▶ [Requirement] With the material below, print exactly the lines between the line holding "From the datasheet of a 3-phase" and the line holding "mounting: B14", inclusive. Add nothing else.

━━━━━━━━━━

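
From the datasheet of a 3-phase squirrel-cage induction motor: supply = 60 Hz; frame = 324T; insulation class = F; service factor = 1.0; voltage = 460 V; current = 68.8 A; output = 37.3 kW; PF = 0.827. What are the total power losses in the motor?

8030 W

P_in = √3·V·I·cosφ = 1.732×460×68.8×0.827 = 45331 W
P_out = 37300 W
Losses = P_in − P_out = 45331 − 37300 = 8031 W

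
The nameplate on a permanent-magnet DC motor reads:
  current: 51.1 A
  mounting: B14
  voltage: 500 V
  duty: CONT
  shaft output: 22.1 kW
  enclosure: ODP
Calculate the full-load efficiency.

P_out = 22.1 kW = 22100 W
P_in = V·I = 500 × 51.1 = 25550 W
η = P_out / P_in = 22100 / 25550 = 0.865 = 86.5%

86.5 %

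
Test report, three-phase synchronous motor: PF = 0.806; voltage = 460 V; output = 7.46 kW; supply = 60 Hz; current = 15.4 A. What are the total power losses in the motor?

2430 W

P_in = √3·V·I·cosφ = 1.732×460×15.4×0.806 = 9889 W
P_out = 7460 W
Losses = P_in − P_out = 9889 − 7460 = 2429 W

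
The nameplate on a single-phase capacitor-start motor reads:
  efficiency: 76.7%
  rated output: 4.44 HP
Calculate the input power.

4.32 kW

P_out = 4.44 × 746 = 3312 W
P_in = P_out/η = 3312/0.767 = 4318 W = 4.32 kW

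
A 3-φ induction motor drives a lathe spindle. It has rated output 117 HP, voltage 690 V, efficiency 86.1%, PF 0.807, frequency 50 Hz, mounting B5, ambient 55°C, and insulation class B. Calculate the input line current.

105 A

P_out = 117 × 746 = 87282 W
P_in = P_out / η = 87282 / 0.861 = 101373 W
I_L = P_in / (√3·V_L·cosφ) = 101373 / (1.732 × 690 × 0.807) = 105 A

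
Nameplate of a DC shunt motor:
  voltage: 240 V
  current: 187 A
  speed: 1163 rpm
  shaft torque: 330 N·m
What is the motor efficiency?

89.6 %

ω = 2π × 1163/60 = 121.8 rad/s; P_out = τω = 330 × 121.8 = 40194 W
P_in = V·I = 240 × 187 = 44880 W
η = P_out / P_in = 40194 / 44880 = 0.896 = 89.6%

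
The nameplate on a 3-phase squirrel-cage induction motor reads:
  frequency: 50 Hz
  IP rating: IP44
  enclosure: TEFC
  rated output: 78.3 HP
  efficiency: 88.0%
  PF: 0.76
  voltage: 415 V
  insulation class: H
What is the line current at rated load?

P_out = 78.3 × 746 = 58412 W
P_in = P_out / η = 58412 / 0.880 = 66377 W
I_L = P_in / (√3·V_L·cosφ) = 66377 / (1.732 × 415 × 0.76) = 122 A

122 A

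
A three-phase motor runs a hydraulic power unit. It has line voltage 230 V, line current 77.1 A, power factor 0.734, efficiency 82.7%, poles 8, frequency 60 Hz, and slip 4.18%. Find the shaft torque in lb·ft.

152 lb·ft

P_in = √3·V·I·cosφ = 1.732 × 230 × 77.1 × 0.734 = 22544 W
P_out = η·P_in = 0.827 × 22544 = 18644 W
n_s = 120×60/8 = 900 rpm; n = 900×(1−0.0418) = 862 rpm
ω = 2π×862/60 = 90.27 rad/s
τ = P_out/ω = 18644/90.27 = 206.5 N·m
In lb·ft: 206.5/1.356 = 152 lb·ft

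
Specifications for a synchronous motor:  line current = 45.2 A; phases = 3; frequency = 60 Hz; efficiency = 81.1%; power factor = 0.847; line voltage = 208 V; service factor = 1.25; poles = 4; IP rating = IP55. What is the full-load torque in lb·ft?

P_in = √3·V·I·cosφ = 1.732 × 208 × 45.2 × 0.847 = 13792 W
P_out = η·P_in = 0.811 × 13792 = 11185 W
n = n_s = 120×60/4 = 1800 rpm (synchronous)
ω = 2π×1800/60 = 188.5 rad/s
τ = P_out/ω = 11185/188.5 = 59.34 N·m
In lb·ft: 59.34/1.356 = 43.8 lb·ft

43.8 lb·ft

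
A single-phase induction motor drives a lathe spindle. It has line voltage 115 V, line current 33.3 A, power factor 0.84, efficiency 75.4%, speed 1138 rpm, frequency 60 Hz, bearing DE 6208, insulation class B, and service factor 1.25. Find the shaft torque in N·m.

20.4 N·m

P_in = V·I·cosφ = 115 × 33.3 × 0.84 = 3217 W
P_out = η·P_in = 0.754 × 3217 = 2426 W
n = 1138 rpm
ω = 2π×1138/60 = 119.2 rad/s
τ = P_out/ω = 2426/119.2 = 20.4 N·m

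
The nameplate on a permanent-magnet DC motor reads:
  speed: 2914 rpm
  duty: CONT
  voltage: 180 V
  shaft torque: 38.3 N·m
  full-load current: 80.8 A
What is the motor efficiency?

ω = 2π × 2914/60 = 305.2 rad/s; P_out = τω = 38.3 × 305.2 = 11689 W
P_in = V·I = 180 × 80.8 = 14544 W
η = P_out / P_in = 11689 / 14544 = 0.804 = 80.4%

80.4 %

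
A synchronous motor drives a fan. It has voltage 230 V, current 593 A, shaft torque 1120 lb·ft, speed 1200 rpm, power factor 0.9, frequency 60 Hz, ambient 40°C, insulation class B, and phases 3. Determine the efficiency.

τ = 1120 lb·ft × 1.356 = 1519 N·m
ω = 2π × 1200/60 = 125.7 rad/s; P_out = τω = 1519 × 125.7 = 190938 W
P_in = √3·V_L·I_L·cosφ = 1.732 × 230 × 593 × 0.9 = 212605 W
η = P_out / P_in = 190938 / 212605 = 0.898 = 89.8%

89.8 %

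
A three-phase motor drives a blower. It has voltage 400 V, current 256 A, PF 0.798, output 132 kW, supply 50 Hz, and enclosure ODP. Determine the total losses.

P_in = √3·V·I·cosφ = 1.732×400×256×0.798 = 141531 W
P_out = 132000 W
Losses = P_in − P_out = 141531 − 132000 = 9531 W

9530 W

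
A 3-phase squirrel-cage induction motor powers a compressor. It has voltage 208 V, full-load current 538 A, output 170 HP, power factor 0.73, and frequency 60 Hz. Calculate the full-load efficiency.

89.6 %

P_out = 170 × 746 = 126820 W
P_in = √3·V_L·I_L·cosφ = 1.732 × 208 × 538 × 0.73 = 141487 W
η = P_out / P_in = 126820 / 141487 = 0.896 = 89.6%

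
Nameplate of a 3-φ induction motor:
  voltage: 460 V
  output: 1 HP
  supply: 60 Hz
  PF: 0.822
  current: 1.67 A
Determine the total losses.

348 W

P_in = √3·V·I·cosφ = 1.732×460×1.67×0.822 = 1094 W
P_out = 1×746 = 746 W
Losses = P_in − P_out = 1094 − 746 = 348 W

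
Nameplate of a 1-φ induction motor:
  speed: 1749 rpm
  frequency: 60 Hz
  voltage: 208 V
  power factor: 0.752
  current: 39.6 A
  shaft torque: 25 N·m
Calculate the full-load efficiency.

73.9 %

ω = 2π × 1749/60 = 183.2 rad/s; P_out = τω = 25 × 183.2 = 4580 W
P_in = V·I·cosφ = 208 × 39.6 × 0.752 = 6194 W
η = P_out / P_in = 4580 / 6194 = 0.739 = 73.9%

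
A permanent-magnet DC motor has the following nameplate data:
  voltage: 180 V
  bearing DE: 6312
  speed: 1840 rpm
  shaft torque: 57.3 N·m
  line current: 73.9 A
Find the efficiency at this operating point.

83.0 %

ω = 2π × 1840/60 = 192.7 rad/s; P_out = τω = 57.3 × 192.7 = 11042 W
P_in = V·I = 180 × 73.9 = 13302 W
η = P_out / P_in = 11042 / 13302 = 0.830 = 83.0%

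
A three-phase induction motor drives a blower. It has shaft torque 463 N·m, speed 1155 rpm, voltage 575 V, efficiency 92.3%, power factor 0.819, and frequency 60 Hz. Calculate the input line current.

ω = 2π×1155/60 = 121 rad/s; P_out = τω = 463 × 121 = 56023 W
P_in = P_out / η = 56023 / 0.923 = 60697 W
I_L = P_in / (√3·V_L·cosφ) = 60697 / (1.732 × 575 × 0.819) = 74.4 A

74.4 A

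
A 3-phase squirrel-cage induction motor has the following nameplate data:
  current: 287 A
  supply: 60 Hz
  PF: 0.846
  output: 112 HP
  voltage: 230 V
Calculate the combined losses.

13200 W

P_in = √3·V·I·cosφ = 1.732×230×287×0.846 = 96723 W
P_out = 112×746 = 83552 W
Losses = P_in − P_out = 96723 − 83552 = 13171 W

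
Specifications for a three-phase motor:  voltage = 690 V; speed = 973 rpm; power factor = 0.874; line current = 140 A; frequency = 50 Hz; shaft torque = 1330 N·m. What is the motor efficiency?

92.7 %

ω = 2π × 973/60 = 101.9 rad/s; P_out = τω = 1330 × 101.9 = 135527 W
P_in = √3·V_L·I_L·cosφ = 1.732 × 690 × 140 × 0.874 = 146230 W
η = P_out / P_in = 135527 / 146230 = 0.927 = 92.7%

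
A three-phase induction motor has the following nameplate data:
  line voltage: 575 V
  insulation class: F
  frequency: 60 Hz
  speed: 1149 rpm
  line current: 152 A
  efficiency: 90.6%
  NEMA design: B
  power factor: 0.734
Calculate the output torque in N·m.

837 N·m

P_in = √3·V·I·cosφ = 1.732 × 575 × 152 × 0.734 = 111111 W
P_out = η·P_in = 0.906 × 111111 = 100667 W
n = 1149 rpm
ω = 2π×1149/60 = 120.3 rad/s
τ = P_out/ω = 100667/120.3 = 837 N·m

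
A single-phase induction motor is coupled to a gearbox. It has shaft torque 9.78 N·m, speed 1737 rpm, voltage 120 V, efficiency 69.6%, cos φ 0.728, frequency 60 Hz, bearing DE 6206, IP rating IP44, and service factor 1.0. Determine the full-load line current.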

━━━━━━━━━━

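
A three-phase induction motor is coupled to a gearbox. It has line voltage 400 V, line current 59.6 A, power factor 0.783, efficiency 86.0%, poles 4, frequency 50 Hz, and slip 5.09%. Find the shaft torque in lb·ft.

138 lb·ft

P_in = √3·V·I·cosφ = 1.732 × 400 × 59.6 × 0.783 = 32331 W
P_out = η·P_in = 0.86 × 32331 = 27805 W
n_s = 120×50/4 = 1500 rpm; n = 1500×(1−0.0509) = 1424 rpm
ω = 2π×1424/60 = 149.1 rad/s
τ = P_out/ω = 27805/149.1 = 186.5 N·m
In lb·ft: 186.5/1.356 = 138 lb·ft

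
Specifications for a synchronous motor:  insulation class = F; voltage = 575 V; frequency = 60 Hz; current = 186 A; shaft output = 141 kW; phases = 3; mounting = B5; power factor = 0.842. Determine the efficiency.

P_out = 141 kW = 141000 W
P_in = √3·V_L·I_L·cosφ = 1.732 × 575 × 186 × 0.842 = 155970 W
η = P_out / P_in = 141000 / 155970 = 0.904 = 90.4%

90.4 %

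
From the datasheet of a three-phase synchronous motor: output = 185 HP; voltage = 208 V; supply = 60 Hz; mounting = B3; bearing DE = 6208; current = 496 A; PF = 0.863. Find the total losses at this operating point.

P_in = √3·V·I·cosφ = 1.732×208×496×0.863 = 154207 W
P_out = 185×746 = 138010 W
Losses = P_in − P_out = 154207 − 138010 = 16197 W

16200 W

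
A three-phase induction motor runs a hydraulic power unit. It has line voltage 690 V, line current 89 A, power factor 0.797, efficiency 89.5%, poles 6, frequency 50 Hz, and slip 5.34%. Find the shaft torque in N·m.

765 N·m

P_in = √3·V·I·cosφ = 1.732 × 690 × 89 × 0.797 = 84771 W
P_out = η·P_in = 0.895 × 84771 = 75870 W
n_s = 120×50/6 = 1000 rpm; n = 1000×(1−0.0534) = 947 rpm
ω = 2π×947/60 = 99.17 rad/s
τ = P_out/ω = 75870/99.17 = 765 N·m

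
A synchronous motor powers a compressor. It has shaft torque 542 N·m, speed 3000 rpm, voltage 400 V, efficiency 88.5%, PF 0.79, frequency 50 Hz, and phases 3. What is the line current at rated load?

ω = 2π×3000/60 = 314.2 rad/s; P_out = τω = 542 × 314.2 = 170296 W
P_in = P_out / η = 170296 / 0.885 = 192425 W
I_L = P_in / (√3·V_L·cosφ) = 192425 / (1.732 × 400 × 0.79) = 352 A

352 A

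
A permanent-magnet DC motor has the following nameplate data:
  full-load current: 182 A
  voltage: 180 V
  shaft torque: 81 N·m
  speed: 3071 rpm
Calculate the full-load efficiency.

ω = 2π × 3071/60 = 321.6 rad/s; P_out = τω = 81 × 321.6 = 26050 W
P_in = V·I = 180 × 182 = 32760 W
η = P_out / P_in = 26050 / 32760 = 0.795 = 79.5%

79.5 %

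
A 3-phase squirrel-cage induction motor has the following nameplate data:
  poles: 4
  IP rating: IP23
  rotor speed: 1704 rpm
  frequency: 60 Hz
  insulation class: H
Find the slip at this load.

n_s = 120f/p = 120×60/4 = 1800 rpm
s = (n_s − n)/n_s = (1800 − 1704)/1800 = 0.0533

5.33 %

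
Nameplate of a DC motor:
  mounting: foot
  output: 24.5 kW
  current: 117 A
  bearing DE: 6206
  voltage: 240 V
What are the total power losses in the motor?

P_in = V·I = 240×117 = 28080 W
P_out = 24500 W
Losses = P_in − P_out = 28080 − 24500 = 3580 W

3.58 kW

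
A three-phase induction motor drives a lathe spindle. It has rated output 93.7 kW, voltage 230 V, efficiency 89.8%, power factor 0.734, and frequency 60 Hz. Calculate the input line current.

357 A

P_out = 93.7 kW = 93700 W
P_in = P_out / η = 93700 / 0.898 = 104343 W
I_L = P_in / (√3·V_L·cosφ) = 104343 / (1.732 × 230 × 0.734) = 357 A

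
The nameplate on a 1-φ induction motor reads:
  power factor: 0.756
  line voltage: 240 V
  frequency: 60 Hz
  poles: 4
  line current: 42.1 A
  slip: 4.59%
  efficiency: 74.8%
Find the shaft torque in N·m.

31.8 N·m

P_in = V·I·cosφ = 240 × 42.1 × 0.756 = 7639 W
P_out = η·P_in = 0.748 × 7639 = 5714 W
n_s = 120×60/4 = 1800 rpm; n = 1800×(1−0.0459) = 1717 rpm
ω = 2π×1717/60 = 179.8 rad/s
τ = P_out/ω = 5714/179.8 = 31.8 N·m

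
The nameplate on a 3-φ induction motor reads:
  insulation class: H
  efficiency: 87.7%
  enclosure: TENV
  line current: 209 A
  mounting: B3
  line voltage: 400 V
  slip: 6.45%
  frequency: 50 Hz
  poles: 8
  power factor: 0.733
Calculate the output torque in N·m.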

━━━━━━━━━━

▶ [Answer box]
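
From the datasheet of a 3-phase squirrel-cage induction motor: supply = 60 Hz; frame = 324T; insulation class = F; service factor = 1.0; voltage = 460 V; current = 68.8 A; output = 37.3 kW; PF = 0.827. What are the total power losses in the motor?

8030 W

P_in = √3·V·I·cosφ = 1.732×460×68.8×0.827 = 45331 W
P_out = 37300 W
Losses = P_in − P_out = 45331 − 37300 = 8031 W

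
The nameplate on a permanent-magnet DC motor reads:
  current: 51.1 A
  mounting: B14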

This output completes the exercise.